What is being asked
Search the data for the string "concentrations" and copy each line in which it appears.

Exercise materials
+++

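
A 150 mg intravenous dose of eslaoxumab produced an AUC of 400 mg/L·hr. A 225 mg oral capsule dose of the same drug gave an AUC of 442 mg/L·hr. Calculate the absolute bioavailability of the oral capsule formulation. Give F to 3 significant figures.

F = 0.737

F = (AUC_ev / D_ev) / (AUC_iv / D_iv)
  = (442/225) / (400/150)
  = 1.96444 / 2.66667 = 0.7367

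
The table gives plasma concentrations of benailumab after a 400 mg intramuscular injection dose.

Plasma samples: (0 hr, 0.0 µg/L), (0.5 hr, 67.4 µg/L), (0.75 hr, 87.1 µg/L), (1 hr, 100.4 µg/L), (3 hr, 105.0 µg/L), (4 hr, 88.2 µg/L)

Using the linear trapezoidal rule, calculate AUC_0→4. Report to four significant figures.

Trapezoidal AUC_0→4:
  [0→0.5]: (0.0+67.4)/2 × 0.5 = 16.85
  [0.5→0.75]: (67.4+87.1)/2 × 0.25 = 19.3125
  [0.75→1]: (87.1+100.4)/2 × 0.25 = 23.4375
  [1→3]: (100.4+105.0)/2 × 2 = 205.4
  [3→4]: (105.0+88.2)/2 × 1 = 96.6
  Sum = 361.6 µg/L·hr

AUC = 361.6 µg/L·hr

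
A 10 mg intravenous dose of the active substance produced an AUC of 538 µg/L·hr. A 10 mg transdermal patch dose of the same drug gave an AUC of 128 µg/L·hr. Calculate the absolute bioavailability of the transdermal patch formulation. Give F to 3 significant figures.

F = 0.238

F = (AUC_ev / D_ev) / (AUC_iv / D_iv)
  = (128/10) / (538/10)
  = 12.8 / 53.8 = 0.2379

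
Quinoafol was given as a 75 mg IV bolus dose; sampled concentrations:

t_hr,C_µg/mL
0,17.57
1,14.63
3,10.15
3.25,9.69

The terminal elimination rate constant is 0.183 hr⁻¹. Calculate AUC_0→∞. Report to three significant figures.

Trapezoidal AUC_0→3.25:
  [0→1]: (17.57+14.63)/2 × 1 = 16.1
  [1→3]: (14.63+10.15)/2 × 2 = 24.78
  [3→3.25]: (10.15+9.69)/2 × 0.25 = 2.48
  Sum = 43.36 µg/mL·hr
Extrapolated tail: C_last / k_e = 9.69 / 0.183 = 52.951
AUC_0→∞ = 43.36 + 52.951 = 96.311 µg/mL·hr

AUC = 96.3 µg/mL·hr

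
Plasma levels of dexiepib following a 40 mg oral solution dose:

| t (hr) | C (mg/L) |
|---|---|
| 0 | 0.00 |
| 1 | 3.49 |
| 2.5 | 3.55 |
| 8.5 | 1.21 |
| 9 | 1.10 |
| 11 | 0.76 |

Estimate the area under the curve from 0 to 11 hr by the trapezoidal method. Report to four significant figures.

AUC = 23.74 mg/L·hr

Trapezoidal AUC_0→11:
  [0→1]: (0.00+3.49)/2 × 1 = 1.745
  [1→2.5]: (3.49+3.55)/2 × 1.5 = 5.28
  [2.5→8.5]: (3.55+1.21)/2 × 6 = 14.28
  [8.5→9]: (1.21+1.10)/2 × 0.5 = 0.5775
  [9→11]: (1.10+0.76)/2 × 2 = 1.86
  Sum = 23.7425 mg/L·hr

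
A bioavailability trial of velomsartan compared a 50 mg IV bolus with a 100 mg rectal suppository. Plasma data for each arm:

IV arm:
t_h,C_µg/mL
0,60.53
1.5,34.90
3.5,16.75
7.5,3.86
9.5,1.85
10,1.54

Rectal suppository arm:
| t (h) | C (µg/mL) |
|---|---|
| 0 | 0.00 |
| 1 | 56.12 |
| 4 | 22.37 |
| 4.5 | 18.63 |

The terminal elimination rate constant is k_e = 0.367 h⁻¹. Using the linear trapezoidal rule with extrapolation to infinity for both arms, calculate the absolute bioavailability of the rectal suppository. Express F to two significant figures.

F = 0.59

Trapezoidal AUC_0→10 (IV):
  [0→1.5]: (60.53+34.90)/2 × 1.5 = 71.5725
  [1.5→3.5]: (34.90+16.75)/2 × 2 = 51.65
  [3.5→7.5]: (16.75+3.86)/2 × 4 = 41.22
  [7.5→9.5]: (3.86+1.85)/2 × 2 = 5.71
  [9.5→10]: (1.85+1.54)/2 × 0.5 = 0.8475
  Sum = 171.0 µg/mL·h
IV tail: 1.54/0.367 = 4.196; AUC_iv,0→∞ = 171.0 + 4.196 = 175.196 µg/mL·h
Trapezoidal AUC_0→4.5 (rectal suppository):
  [0→1]: (0.00+56.12)/2 × 1 = 28.06
  [1→4]: (56.12+22.37)/2 × 3 = 117.735
  [4→4.5]: (22.37+18.63)/2 × 0.5 = 10.25
  Sum = 156.045 µg/mL·h
rectal suppository tail: 18.63/0.367 = 50.763; AUC_ev,0→∞ = 156.045 + 50.763 = 206.808 µg/mL·h
F = (AUC_ev/D_ev)/(AUC_iv/D_iv) = (206.808/100)/(175.196/50) = 2.06808/3.50392 = 0.5902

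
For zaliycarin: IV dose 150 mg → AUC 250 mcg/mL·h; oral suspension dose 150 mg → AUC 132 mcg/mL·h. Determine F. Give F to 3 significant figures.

F = (AUC_ev / D_ev) / (AUC_iv / D_iv)
  = (132/150) / (250/150)
  = 0.88 / 1.66667 = 0.5280

F = 0.528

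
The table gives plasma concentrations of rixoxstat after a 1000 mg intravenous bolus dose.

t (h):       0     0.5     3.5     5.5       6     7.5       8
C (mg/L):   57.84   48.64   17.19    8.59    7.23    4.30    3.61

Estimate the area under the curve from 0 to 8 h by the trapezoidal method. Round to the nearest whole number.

Trapezoidal AUC_0→8:
  [0→0.5]: (57.84+48.64)/2 × 0.5 = 26.62
  [0.5→3.5]: (48.64+17.19)/2 × 3 = 98.745
  [3.5→5.5]: (17.19+8.59)/2 × 2 = 25.78
  [5.5→6]: (8.59+7.23)/2 × 0.5 = 3.955
  [6→7.5]: (7.23+4.30)/2 × 1.5 = 8.6475
  [7.5→8]: (4.30+3.61)/2 × 0.5 = 1.9775
  Sum = 165.725 mg/L·h

AUC = 166 mg/L·h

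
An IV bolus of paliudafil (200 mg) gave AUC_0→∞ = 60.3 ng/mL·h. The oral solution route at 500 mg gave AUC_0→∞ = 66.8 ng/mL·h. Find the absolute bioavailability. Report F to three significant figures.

F = 0.443

F = (AUC_ev / D_ev) / (AUC_iv / D_iv)
  = (66.8/500) / (60.3/200)
  = 0.1336 / 0.3015 = 0.4431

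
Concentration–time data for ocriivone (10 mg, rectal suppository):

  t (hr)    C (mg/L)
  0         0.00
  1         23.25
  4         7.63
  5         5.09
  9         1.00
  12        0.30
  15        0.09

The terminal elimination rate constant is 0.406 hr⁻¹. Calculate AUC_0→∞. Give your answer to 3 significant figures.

AUC = 79.2 mg/L·hr

Trapezoidal AUC_0→15:
  [0→1]: (0.00+23.25)/2 × 1 = 11.625
  [1→4]: (23.25+7.63)/2 × 3 = 46.32
  [4→5]: (7.63+5.09)/2 × 1 = 6.36
  [5→9]: (5.09+1.00)/2 × 4 = 12.18
  [9→12]: (1.00+0.30)/2 × 3 = 1.95
  [12→15]: (0.30+0.09)/2 × 3 = 0.585
  Sum = 79.02 mg/L·hr
Extrapolated tail: C_last / k_e = 0.09 / 0.406 = 0.222
AUC_0→∞ = 79.02 + 0.222 = 79.242 mg/L·hr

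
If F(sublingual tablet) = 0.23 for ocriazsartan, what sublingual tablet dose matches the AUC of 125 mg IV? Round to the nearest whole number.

D_sublingual = 543 mg

For equal systemic exposure: F × D_ev = D_iv
D_ev = D_iv / F = 125 / 0.23 = 543.478 mg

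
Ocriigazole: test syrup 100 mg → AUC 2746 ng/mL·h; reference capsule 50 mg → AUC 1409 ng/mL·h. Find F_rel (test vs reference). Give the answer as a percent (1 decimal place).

F_rel = (AUC_test/D_test) / (AUC_ref/D_ref)
      = (2746/100) / (1409/50)
      = 27.46 / 28.18 = 0.9744 = 97.44%

F_rel = 97.4%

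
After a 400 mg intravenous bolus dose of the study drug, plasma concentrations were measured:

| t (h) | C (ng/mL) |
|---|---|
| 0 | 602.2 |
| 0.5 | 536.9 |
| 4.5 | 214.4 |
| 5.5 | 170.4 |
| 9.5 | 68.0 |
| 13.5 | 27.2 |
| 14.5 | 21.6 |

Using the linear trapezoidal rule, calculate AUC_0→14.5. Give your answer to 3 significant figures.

AUC = 2670 ng/mL·h

Trapezoidal AUC_0→14.5:
  [0→0.5]: (602.2+536.9)/2 × 0.5 = 284.775
  [0.5→4.5]: (536.9+214.4)/2 × 4 = 1502.6
  [4.5→5.5]: (214.4+170.4)/2 × 1 = 192.4
  [5.5→9.5]: (170.4+68.0)/2 × 4 = 476.8
  [9.5→13.5]: (68.0+27.2)/2 × 4 = 190.4
  [13.5→14.5]: (27.2+21.6)/2 × 1 = 24.4
  Sum = 2671.375 ng/mL·h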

+++

Task answer
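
The table gives plasma concentrations of benailumab after a 400 mg intramuscular injection dose.
Quinoafol was given as a 75 mg IV bolus dose; sampled concentrations:
The table gives plasma concentrations of rixoxstat after a 1000 mg intravenous bolus dose.
After a 400 mg intravenous bolus dose of the study drug, plasma concentrations were measured: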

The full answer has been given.